*Records provided*.
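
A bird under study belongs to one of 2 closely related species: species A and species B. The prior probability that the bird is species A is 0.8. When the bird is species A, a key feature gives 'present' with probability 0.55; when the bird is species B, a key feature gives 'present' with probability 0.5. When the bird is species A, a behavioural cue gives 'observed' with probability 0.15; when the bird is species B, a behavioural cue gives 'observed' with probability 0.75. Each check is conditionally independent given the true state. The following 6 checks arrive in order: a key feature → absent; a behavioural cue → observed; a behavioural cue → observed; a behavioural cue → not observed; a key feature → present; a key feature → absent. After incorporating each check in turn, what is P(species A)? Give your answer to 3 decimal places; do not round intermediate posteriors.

After a key feature='absent': P(species A) = 0.45·0.8000 / (0.45·0.8000 + 0.5·0.2000) ≈ 0.7826
After a behavioural cue='observed': P(species A) = 0.15·0.7826 / (0.15·0.7826 + 0.75·0.2174) ≈ 0.4186
After a behavioural cue='observed': P(species A) = 0.15·0.4186 / (0.15·0.4186 + 0.75·0.5814) ≈ 0.1259
After a behavioural cue='not observed': P(species A) = 0.85·0.1259 / (0.85·0.1259 + 0.25·0.8741) ≈ 0.3287
After a key feature='present': P(species A) = 0.55·0.3287 / (0.55·0.3287 + 0.5·0.6713) ≈ 0.3500
After a key feature='absent': P(species A) = 0.45·0.3500 / (0.45·0.3500 + 0.5·0.6500) ≈ 0.3265

0.326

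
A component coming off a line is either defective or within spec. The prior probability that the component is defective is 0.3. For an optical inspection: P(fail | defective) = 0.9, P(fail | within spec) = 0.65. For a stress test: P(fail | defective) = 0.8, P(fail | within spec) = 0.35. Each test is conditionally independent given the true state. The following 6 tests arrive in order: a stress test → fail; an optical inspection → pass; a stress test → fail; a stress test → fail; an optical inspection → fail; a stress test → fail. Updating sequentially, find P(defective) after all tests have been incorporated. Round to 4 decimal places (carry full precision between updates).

Apply Bayes' rule sequentially, carrying P(defective) forward.
After a stress test='fail': P(defective) = 0.8·0.3000 / (0.8·0.3000 + 0.35·0.7000) ≈ 0.4948
After an optical inspection='pass': P(defective) = 0.1·0.4948 / (0.1·0.4948 + 0.35·0.5052) ≈ 0.2187
After a stress test='fail': P(defective) = 0.8·0.2187 / (0.8·0.2187 + 0.35·0.7813) ≈ 0.3901
After a stress test='fail': P(defective) = 0.8·0.3901 / (0.8·0.3901 + 0.35·0.6099) ≈ 0.5939
After an optical inspection='fail': P(defective) = 0.9·0.5939 / (0.9·0.5939 + 0.65·0.4061) ≈ 0.6694
After a stress test='fail': P(defective) = 0.8·0.6694 / (0.8·0.6694 + 0.35·0.3306) ≈ 0.8223

0.8223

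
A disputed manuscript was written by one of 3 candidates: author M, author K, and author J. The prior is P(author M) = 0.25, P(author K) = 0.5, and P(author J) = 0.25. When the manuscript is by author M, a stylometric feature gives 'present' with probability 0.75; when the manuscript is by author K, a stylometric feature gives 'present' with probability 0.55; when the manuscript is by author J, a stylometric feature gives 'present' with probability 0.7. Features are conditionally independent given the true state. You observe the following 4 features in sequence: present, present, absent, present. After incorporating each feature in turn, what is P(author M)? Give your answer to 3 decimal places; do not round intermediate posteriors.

0.295

After 'present': normaliser = 0.75·0.2500 + 0.55·0.5000 + 0.7·0.2500; P(author M) ≈ 0.2941, P(author K) ≈ 0.4314, P(author J) ≈ 0.2745
After 'present': normaliser = 0.75·0.2941 + 0.55·0.4314 + 0.7·0.2745; P(author M) ≈ 0.3394, P(author K) ≈ 0.3650, P(author J) ≈ 0.2956
After 'absent': normaliser = 0.25·0.3394 + 0.45·0.3650 + 0.3·0.2956; P(author M) ≈ 0.2512, P(author K) ≈ 0.4863, P(author J) ≈ 0.2626
After 'present': normaliser = 0.75·0.2512 + 0.55·0.4863 + 0.7·0.2626; P(author M) ≈ 0.2945, P(author K) ≈ 0.4181, P(author J) ≈ 0.2873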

*Exercise requirements*.
The records above should be reproduced in full, exactly as they read.

*Response below*.
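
A bird under study belongs to one of 2 closely related species: species A and species B. The prior probability that the bird is species A is 0.8. When the bird is species A, a key feature gives 'present' with probability 0.55; when the bird is species B, a key feature gives 'present' with probability 0.5. When the bird is species A, a behavioural cue gives 'observed' with probability 0.15; when the bird is species B, a behavioural cue gives 'observed' with probability 0.75. Each check is conditionally independent given the true state. The following 6 checks arrive in order: a key feature → absent; a behavioural cue → observed; a behavioural cue → observed; a behavioural cue → not observed; a key feature → present; a key feature → absent. After incorporating each check in turn, what is P(species A)? Give your answer to 3 decimal places; do not round intermediate posteriors.

After a key feature='absent': P(species A) = 0.45·0.8000 / (0.45·0.8000 + 0.5·0.2000) ≈ 0.7826
After a behavioural cue='observed': P(species A) = 0.15·0.7826 / (0.15·0.7826 + 0.75·0.2174) ≈ 0.4186
After a behavioural cue='observed': P(species A) = 0.15·0.4186 / (0.15·0.4186 + 0.75·0.5814) ≈ 0.1259
After a behavioural cue='not observed': P(species A) = 0.85·0.1259 / (0.85·0.1259 + 0.25·0.8741) ≈ 0.3287
After a key feature='present': P(species A) = 0.55·0.3287 / (0.55·0.3287 + 0.5·0.6713) ≈ 0.3500
After a key feature='absent': P(species A) = 0.45·0.3500 / (0.45·0.3500 + 0.5·0.6500) ≈ 0.3265

0.326

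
A component coming off a line is either defective or within spec. The prior probability that the component is defective is 0.3. For an optical inspection: P(fail | defective) = 0.9, P(fail | within spec) = 0.65. For a stress test: P(fail | defective) = 0.8, P(fail | within spec) = 0.35. Each test is conditionally independent given the true state. The following 6 tests arrive in order: a stress test → fail; an optical inspection → pass; a stress test → fail; a stress test → fail; an optical inspection → fail; a stress test → fail. Updating sequentially, find P(defective) after all tests have been incorporated. Round to 4 decimal places (carry full precision between updates).

Apply Bayes' rule sequentially, carrying P(defective) forward.
After a stress test='fail': P(defective) = 0.8·0.3000 / (0.8·0.3000 + 0.35·0.7000) ≈ 0.4948
After an optical inspection='pass': P(defective) = 0.1·0.4948 / (0.1·0.4948 + 0.35·0.5052) ≈ 0.2187
After a stress test='fail': P(defective) = 0.8·0.2187 / (0.8·0.2187 + 0.35·0.7813) ≈ 0.3901
After a stress test='fail': P(defective) = 0.8·0.3901 / (0.8·0.3901 + 0.35·0.6099) ≈ 0.5939
After an optical inspection='fail': P(defective) = 0.9·0.5939 / (0.9·0.5939 + 0.65·0.4061) ≈ 0.6694
After a stress test='fail': P(defective) = 0.8·0.6694 / (0.8·0.6694 + 0.35·0.3306) ≈ 0.8223

0.8223

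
A disputed manuscript was written by one of 3 candidates: author M, author K, and author J. The prior is P(author M) = 0.25, P(author K) = 0.5, and P(author J) = 0.25. When the manuscript is by author M, a stylometric feature gives 'present' with probability 0.75; when the manuscript is by author K, a stylometric feature gives 'present' with probability 0.55; when the manuscript is by author J, a stylometric feature gives 'present' with probability 0.7. Features are conditionally independent given the true state. You observe the following 4 features in sequence: present, present, absent, present. After incorporating each feature in turn, what is P(author M)? Give your answer to 3 decimal places; do not round intermediate posteriors.

0.295

After 'present': normaliser = 0.75·0.2500 + 0.55·0.5000 + 0.7·0.2500; P(author M) ≈ 0.2941, P(author K) ≈ 0.4314, P(author J) ≈ 0.2745
After 'present': normaliser = 0.75·0.2941 + 0.55·0.4314 + 0.7·0.2745; P(author M) ≈ 0.3394, P(author K) ≈ 0.3650, P(author J) ≈ 0.2956
After 'absent': normaliser = 0.25·0.3394 + 0.45·0.3650 + 0.3·0.2956; P(author M) ≈ 0.2512, P(author K) ≈ 0.4863, P(author J) ≈ 0.2626
After 'present': normaliser = 0.75·0.2512 + 0.55·0.4863 + 0.7·0.2626; P(author M) ≈ 0.2945, P(author K) ≈ 0.4181, P(author J) ≈ 0.2873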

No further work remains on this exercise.